TASK GOAL = In the listing below, locate the lines bearing the word "Predicates". Copy every one of them.

++++ DATASET ENTRIES ++++

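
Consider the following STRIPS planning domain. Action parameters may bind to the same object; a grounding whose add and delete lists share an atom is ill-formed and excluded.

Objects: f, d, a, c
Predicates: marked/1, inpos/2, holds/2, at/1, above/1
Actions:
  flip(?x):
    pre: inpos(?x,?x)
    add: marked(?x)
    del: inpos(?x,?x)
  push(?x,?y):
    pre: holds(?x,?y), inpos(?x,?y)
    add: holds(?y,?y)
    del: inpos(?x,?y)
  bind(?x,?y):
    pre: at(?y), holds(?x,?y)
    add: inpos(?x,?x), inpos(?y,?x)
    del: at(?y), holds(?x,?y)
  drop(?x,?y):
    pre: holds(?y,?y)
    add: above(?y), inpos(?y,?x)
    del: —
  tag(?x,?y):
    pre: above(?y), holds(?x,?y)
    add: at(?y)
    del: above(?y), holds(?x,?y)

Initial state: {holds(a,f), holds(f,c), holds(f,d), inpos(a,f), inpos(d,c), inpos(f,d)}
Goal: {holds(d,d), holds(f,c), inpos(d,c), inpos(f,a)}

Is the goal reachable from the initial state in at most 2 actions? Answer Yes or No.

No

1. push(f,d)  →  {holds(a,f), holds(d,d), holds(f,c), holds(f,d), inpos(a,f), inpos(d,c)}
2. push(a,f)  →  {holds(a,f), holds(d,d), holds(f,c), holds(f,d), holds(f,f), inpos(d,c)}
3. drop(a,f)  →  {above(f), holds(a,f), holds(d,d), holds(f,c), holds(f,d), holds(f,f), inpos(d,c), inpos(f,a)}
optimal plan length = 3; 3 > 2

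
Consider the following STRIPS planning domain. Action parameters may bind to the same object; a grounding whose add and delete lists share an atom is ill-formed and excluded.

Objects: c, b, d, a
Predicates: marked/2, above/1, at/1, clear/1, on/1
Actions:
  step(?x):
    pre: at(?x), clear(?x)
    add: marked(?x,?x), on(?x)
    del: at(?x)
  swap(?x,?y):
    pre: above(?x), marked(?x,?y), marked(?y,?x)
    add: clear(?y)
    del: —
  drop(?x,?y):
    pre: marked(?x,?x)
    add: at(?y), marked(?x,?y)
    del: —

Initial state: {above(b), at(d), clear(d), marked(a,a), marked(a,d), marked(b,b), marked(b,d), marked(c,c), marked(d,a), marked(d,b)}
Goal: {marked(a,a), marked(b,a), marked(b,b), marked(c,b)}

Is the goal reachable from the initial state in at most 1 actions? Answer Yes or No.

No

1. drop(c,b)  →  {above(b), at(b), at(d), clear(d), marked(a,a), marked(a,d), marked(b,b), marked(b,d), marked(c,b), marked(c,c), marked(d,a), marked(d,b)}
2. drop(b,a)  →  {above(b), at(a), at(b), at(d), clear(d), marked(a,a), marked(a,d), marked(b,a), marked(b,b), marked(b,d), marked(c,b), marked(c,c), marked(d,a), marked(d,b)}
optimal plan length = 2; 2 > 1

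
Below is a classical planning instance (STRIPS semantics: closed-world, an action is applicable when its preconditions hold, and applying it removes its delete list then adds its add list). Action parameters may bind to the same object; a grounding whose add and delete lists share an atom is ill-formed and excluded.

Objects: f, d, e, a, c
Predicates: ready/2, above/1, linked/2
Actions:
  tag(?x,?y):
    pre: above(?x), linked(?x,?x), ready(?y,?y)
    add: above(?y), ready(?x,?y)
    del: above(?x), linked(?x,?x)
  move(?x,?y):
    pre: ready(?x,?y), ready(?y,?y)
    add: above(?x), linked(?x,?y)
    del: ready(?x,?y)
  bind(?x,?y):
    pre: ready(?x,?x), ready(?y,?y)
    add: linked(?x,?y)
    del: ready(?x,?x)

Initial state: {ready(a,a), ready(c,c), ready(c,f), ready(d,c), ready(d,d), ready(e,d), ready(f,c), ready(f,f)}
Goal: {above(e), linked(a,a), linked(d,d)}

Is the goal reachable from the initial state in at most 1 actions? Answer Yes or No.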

++++

FINISHED EXERCISE =
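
Predicates: marked/1, inpos/2, holds/2, at/1, above/1
Predicates: marked/2, above/1, at/1, clear/1, on/1
Predicates: ready/2, above/1, linked/2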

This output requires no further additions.